Source records:
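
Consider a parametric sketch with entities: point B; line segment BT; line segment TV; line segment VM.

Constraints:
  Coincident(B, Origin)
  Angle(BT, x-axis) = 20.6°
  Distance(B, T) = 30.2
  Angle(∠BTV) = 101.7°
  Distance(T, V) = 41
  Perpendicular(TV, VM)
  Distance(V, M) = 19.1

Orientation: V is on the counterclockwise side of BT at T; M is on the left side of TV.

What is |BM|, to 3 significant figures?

48.3

∠BTV = 101.7°, so TV runs at 20.6° + (180° − 101.7°) = 98.9° from the x-axis; with |TV| = 41.0, V = T + 41.0·(cos 98.9°, sin 98.9°) = (21.9, 51.1). TV ⟂ VM; with |VM| = 19.1 on the left of TV, M = V + 19.1·(-0.988, -0.155) = (3.06, 48.2). Then |BM| = |M − B| = 48.3.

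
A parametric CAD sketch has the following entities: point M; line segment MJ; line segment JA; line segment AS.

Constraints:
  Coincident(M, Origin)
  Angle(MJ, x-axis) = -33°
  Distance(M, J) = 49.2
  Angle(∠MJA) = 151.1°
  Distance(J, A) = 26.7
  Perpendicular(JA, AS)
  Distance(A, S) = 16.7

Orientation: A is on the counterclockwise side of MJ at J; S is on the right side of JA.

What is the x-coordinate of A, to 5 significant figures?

67.894

M is at the origin; MJ runs at -33.0° with length 49.2, so J = 49.2·(cos -33.0°, sin -33.0°) = (41.263, -26.796). ∠MJA = 151.1°, so JA runs at -33.0° + (180° − 151.1°) = -4.1000° from the x-axis; with |JA| = 26.7, A = J + 26.7·(cos -4.1000°, sin -4.1000°) = (67.894, -28.705). So A.x = 67.894.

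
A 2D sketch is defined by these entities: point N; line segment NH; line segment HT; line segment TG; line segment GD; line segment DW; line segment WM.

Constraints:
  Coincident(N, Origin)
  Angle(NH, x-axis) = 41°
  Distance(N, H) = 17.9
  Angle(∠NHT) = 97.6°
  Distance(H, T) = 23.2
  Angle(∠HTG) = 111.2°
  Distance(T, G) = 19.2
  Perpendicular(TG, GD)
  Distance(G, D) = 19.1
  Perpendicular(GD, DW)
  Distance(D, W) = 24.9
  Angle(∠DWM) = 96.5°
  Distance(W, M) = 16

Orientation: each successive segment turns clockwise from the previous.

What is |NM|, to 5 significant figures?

30.838

N is at the origin; NH runs at 41.0° with length 17.9, so H = (13.509, 11.743). ∠NHT = 97.6° gives HT at -41.400° from the x-axis; with |HT| = 23.2, T = (30.912, -3.5990). ∠HTG = 111.2° gives TG at -110.20° from the x-axis; with |TG| = 19.2, G = (24.282, -21.618). The perpendicularity gives GD at right angles to TG, so GD runs at 159.80°; with |GD| = 19.1, D = (6.3569, -15.023). The perpendicularity gives DW at right angles to GD, so DW runs at 69.800°; with |DW| = 24.9, W = (14.955, 8.3456). ∠DWM = 96.5° gives WM at -13.700° from the x-axis; with |WM| = 16.0, M = (30.500, 4.5562). Then |NM| = |M − N| = 30.838.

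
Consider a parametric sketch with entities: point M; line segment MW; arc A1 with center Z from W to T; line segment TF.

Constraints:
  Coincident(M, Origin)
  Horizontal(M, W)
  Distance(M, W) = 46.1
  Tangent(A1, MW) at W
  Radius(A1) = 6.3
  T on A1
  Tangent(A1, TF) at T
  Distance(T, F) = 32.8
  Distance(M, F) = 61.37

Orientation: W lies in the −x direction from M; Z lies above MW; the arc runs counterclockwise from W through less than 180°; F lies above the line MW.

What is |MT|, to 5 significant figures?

40.660

Checks: ∠(ZW, WM) = 90.00° ✓; |ZT| = 6.300 ✓; ∠(ZT, TF) = 90.00° ✓; |TF| = 32.80 ✓; |MF| = 61.37 ✓.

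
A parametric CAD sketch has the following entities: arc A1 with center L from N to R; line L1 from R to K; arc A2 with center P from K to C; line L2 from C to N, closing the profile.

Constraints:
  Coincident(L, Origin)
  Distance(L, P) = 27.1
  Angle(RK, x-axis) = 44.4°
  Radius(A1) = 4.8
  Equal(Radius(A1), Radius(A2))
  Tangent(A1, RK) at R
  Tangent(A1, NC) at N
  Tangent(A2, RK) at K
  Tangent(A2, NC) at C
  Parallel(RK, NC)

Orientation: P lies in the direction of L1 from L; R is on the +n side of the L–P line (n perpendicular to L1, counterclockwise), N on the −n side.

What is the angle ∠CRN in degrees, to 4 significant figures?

70.49°

The slot axis is L1's direction at 44.4°, so u = (cos 44.4°, sin 44.4°) = (0.7145, 0.6997) and n = (−sin 44.4°, cos 44.4°) = (-0.6997, 0.7145). L is at the origin and P lies 27.1 along u from L, so P = 27.1·u = (19.36, 18.96). Tangency of A1 to both parallel lines with radius 4.8 puts R and N at L ± 4.8·n: R = (-3.358, 3.429), N = (3.358, -3.429). Equal radii place K and C the same way about P: K = P + 4.8·n = (16.00, 22.39), C = P − 4.8·n = (22.72, 15.53). Then cos ∠CRN = RC·RN / (|RC||RN|), giving 70.49°.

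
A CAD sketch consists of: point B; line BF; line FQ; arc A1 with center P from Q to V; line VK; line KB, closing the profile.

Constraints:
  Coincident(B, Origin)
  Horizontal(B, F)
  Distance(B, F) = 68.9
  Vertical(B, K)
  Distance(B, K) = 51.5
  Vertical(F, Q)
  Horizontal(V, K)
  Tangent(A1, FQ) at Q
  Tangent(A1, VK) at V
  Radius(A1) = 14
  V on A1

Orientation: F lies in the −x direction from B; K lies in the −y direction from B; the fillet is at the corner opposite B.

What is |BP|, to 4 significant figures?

66.49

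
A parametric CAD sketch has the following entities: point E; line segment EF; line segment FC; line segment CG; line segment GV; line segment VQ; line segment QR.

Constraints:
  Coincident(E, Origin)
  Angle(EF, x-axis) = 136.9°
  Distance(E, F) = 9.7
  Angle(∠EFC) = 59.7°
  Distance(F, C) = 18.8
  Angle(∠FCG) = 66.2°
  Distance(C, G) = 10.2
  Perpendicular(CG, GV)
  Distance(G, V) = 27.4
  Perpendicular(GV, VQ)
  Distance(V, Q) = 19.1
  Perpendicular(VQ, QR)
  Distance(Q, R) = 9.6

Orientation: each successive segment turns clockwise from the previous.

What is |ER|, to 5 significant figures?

23.732

E is at the origin; EF runs at 136.9° with length 9.7, so F = (-7.0826, 6.6278). ∠EFC = 59.7° gives FC at 16.600° from the x-axis; with |FC| = 18.8, C = (10.934, 11.999). ∠FCG = 66.2° gives CG at -97.200° from the x-axis; with |CG| = 10.2, G = (9.6555, 1.8791). The perpendicularity gives GV at right angles to CG, so GV runs at 172.80°; with |GV| = 27.4, V = (-17.528, 5.3133). GV is perpendicular to VQ, so VQ runs at 82.800°; with |VQ| = 19.1, Q = (-15.135, 24.263). VQ is perpendicular to QR, so QR runs at -7.2000°; with |QR| = 9.6, R = (-5.6103, 23.059). Then |ER| = |R − E| = 23.732.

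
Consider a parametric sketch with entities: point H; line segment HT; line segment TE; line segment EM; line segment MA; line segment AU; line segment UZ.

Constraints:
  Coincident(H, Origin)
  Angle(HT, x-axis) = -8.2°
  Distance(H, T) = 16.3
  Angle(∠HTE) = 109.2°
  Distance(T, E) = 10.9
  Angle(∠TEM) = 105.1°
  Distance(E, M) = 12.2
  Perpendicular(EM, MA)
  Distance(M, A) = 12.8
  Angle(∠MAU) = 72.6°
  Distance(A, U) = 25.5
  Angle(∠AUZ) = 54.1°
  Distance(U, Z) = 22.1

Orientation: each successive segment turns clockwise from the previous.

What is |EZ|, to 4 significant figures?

9.784

H is at the origin; HT runs at -8.2° with length 16.3, so T = (16.13, -2.325). ∠HTE = 109.2° gives TE at -79.00° from the x-axis; with |TE| = 10.9, E = (18.21, -13.02). ∠TEM = 105.1° gives EM at -153.9° from the x-axis; with |EM| = 12.2, M = (7.257, -18.39). EM ⟂ MA, so MA runs at 116.1°; with |MA| = 12.8, A = (1.626, -6.897). ∠MAU = 72.6° gives AU at 8.700° from the x-axis; with |AU| = 25.5, U = (26.83, -3.040). ∠AUZ = 54.1° gives UZ at -117.2° from the x-axis; with |UZ| = 22.1, Z = (16.73, -22.70). Then |EZ| = |Z − E| = 9.784.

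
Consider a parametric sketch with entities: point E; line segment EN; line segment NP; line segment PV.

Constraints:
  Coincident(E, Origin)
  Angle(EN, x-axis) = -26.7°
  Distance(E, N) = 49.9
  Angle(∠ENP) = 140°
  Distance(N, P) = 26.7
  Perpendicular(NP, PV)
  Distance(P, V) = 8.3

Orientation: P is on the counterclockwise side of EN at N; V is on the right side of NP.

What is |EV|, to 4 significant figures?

76.46

∠ENP = 140.0°, so NP runs at -26.7° + (180° − 140.0°) = 13.30° from the x-axis; with |NP| = 26.7, P = N + 26.7·(cos 13.30°, sin 13.30°) = (70.56, -16.28). The perpendicularity gives PV at right angles to NP; with |PV| = 8.3 on the right of NP, V = P + 8.3·(0.2300, -0.9732) = (72.47, -24.36). Then |EV| = |V − E| = 76.46.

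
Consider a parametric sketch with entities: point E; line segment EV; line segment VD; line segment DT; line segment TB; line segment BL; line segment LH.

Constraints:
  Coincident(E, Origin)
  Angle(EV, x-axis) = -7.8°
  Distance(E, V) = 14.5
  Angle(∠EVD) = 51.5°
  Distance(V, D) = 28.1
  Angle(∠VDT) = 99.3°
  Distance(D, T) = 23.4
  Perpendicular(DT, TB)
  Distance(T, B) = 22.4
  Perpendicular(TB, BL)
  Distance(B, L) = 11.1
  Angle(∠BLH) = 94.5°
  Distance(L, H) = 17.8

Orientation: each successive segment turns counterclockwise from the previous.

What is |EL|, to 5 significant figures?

4.5324

E is at the origin; EV runs at -7.8° with length 14.5, so V = (14.366, -1.9679). ∠EVD = 51.5° gives VD at 120.70° from the x-axis; with |VD| = 28.1, D = (0.019588, 22.194). ∠VDT = 99.3° gives DT at -158.60° from the x-axis; with |DT| = 23.4, T = (-21.767, 13.656). DT is perpendicular to TB, so TB runs at -68.600°; with |TB| = 22.4, B = (-13.594, -7.1998). The perpendicularity gives BL at right angles to TB, so BL runs at 21.400°; with |BL| = 11.1, L = (-3.2592, -3.1497). Then |EL| = |L − E| = 4.5324.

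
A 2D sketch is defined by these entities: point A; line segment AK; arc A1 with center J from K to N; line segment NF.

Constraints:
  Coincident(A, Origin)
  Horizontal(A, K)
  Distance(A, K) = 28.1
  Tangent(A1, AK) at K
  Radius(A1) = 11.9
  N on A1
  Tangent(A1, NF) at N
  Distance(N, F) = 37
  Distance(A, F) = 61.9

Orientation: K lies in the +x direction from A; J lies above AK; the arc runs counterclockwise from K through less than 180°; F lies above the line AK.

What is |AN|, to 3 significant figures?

42.0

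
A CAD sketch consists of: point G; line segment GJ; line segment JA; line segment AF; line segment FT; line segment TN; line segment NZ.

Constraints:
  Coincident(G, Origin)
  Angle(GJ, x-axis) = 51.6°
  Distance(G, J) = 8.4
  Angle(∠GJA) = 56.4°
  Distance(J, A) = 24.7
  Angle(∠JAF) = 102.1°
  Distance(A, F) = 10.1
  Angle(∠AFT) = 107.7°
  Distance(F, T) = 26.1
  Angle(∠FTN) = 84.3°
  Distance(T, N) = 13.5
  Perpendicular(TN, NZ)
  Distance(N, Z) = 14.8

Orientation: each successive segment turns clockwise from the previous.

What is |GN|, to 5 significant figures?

6.9533

∠AFT = 107.7° gives FT at 137.80° from the x-axis; with |FT| = 26.1, T = (-15.223, -4.4414). ∠FTN = 84.3° gives TN at 42.100° from the x-axis; with |TN| = 13.5, N = (-5.2060, 4.6093). Then |GN| = |N − G| = 6.9533.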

| Exercise directions |
All lines from the line containing "Angle(GJ, x-axis) = 51.6°" through the last line of the data are to be repeated exactly; no other line belongs in the answer.

| Response for this exercise |
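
  Angle(GJ, x-axis) = 51.6°
  Distance(G, J) = 8.4
  Angle(∠GJA) = 56.4°
  Distance(J, A) = 24.7
  Angle(∠JAF) = 102.1°
  Distance(A, F) = 10.1
  Angle(∠AFT) = 107.7°
  Distance(F, T) = 26.1
  Angle(∠FTN) = 84.3°
  Distance(T, N) = 13.5
  Perpendicular(TN, NZ)
  Distance(N, Z) = 14.8

Orientation: each successive segment turns clockwise from the previous.

What is |GN|, to 5 significant figures?

6.9533

∠AFT = 107.7° gives FT at 137.80° from the x-axis; with |FT| = 26.1, T = (-15.223, -4.4414). ∠FTN = 84.3° gives TN at 42.100° from the x-axis; with |TN| = 13.5, N = (-5.2060, 4.6093). Then |GN| = |N − G| = 6.9533.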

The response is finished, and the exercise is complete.